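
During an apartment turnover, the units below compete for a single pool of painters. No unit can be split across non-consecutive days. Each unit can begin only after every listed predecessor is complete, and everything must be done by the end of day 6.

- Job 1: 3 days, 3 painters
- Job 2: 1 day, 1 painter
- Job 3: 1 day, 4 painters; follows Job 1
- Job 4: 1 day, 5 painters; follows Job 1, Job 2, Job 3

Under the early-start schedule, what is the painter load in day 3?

3

At early start, day 3 has: Job 1.
Demand: 3 = 3.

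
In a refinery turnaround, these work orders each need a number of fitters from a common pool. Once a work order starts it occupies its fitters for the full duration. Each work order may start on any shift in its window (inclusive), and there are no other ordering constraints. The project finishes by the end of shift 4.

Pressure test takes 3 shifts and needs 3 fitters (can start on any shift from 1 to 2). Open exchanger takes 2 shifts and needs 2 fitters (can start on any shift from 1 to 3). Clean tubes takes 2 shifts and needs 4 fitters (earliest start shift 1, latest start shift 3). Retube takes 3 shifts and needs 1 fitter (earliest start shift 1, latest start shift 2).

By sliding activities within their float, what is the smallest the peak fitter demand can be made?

Early-start (Pressure test@1, Open exchanger@1, Clean tubes@1, Retube@1) gives peak 10: s1:10  s2:10  s3:4  s4:0.
Shift Clean tubes→3.
Schedule Pressure test@1, Open exchanger@1, Clean tubes@3, Retube@1: s1:6  s2:6  s3:8  s4:4 — peak 8.

8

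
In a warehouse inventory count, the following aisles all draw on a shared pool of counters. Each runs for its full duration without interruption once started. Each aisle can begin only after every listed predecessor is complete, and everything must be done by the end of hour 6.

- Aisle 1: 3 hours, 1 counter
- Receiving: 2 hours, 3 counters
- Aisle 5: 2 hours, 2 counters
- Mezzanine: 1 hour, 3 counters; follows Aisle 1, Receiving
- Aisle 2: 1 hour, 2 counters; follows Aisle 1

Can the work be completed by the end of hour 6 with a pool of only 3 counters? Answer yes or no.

no

The minimum achievable peak is 4; 3 < 4, so no feasible schedule stays within the cap.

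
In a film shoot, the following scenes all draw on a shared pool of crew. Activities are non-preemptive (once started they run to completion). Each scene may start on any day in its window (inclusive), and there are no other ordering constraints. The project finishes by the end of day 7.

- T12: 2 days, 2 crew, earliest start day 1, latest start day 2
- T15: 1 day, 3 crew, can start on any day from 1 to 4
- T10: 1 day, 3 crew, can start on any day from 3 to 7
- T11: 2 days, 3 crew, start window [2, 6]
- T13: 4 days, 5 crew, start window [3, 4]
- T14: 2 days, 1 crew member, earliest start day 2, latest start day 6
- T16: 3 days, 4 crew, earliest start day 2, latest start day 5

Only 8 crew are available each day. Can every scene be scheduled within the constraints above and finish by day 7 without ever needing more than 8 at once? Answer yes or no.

no

The minimum achievable peak is 9; 8 < 9, so no feasible schedule stays within the cap.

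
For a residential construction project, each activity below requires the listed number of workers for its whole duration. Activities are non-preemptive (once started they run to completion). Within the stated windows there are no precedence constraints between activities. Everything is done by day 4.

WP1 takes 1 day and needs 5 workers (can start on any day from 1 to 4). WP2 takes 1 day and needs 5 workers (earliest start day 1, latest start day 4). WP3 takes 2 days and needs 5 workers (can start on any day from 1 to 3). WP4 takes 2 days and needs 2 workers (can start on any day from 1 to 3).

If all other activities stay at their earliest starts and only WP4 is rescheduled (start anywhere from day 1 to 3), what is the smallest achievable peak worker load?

15

WP4@1: d1:17  d2:7  d3:0  d4:0 → peak 17
WP4@2: d1:15  d2:7  d3:2  d4:0 → peak 15
WP4@3: d1:15  d2:5  d3:2  d4:2 → peak 15
Best is WP4@2, peak 15.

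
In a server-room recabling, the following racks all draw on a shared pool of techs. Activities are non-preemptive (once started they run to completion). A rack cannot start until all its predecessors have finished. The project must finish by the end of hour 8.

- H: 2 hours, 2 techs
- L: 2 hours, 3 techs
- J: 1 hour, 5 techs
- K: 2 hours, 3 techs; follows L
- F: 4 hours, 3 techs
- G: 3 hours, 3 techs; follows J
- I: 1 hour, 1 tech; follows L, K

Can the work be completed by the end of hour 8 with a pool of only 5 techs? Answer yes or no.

Total tech-hours = 43; over 8 hours the average is 43/8 > 5, so some hour must exceed 5.

no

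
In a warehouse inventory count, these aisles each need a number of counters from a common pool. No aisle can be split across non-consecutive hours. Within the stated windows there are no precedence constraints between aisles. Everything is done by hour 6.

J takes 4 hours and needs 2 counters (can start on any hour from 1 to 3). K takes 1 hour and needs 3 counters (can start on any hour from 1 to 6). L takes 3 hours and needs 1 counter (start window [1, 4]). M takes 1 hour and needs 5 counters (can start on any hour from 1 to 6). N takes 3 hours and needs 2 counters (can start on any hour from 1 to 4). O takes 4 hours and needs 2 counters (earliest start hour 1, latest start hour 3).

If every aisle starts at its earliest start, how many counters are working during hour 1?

15

At early start, hour 1 has: J, K, L, M, N, O.
Demand: 2 + 3 + 1 + 5 + 2 + 2 = 15.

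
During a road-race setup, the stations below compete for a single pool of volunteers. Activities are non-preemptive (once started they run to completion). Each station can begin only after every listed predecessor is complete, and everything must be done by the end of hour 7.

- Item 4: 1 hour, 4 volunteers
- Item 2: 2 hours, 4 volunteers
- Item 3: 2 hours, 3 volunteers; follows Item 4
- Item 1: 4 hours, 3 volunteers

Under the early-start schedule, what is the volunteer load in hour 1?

At early start, hour 1 has: Item 4, Item 2, Item 1.
Demand: 4 + 4 + 3 = 11.

11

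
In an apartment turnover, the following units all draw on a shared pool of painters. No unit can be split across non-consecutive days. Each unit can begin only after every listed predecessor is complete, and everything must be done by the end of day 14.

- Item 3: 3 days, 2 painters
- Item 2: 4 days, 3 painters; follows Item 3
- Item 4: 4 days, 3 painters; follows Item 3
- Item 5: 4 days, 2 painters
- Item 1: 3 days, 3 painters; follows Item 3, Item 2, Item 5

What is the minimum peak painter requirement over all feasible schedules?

Early-start (Item 3@1, Item 2@4, Item 4@4, Item 5@1, Item 1@8) gives peak 8: d1:4  d2:4  d3:4  d4:8  d5:6  d6:6  d7:6  d8:3  d9:3  d10:3  d11:0  d12:0  d13:0  d14:0.
Shift Item 4→8, Item 1→12.
Schedule Item 3@1, Item 2@4, Item 4@8, Item 5@1, Item 1@12: d1:4  d2:4  d3:4  d4:5  d5:3  d6:3  d7:3  d8:3  d9:3  d10:3  d11:3  d12:3  d13:3  d14:3 — peak 5.

5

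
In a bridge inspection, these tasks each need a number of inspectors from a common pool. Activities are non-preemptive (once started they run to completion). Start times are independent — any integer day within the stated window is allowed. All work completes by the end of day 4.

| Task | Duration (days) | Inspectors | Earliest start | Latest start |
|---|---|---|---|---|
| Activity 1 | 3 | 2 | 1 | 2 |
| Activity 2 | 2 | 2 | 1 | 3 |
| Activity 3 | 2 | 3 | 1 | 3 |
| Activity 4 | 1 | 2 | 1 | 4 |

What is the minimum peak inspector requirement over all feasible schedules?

5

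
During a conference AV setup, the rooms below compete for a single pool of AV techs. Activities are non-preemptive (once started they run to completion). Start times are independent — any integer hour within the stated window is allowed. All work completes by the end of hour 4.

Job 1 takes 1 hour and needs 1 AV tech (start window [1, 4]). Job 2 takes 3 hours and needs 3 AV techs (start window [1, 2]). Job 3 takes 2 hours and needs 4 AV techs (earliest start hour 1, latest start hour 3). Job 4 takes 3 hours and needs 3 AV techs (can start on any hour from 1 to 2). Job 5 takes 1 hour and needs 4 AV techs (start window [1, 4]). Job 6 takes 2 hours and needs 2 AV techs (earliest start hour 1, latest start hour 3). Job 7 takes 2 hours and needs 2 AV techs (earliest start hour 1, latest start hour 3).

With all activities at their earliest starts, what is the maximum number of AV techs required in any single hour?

19

Early-start schedule: Job 1@1, Job 2@1, Job 3@1, Job 4@1, Job 5@1, Job 6@1, Job 7@1.
Load per hour: hour 1: 19, hour 2: 14, hour 3: 6, hour 4: 0.
Peak is 19.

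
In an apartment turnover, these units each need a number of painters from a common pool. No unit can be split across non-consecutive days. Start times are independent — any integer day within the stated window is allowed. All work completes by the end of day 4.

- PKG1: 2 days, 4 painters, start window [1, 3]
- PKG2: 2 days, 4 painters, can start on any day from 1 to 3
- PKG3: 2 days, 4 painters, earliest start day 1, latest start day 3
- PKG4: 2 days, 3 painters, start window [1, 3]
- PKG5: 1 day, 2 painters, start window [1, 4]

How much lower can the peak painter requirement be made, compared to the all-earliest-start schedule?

Early-start peak: d1:17  d2:15  d3:0  d4:0 ⇒ 17.
Leveled (PKG1@1, PKG2@1, PKG3@3, PKG4@3, PKG5@3): d1:8  d2:8  d3:9  d4:7 ⇒ 9.
Reduction 17 − 9 = 8.

8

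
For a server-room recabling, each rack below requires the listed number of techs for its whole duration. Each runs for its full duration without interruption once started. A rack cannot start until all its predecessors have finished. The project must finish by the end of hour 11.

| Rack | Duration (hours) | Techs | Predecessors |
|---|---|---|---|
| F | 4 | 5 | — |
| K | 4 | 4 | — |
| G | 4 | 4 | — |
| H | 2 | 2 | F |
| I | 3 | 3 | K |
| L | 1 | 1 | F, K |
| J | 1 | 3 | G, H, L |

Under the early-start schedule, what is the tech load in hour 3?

At early start, hour 3 has: F, K, G.
Demand: 5 + 4 + 4 = 13.

13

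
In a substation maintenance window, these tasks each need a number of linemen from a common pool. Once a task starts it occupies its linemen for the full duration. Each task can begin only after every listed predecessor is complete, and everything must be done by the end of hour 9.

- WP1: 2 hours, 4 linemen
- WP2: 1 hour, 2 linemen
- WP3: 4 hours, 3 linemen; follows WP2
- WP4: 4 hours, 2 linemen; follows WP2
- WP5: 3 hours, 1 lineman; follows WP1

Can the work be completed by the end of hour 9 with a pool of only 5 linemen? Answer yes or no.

yes

Schedule WP1@1, WP2@3, WP3@4, WP4@6, WP5@3: h1:4  h2:4  h3:3  h4:4  h5:4  h6:5  h7:5  h8:2  h9:2 — peak 5 ≤ 5.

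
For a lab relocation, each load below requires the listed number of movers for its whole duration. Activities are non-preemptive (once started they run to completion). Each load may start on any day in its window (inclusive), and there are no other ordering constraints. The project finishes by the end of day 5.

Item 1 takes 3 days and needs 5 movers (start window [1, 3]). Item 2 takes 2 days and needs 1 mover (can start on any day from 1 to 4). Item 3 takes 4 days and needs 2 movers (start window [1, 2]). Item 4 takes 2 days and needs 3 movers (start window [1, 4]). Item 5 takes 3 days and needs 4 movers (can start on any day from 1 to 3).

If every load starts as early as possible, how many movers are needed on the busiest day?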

- **Task instructions**: What you give back must be the stretch above, starting at the line with "For a residential" and ending at the line with "WP1 takes 1", copied exactly.

- **Result of the exercise**:
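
For a residential construction project, each activity below requires the listed number of workers for its whole duration. Activities are non-preemptive (once started they run to completion). Within the stated windows there are no precedence constraints between activities. Everything is done by day 4.

WP1 takes 1 day and needs 5 workers (can start on any day from 1 to 4). WP2 takes 1 day and needs 5 workers (earliest start day 1, latest start day 4). WP3 takes 2 days and needs 5 workers (can start on any day from 1 to 3). WP4 takes 2 days and needs 2 workers (can start on any day from 1 to 3).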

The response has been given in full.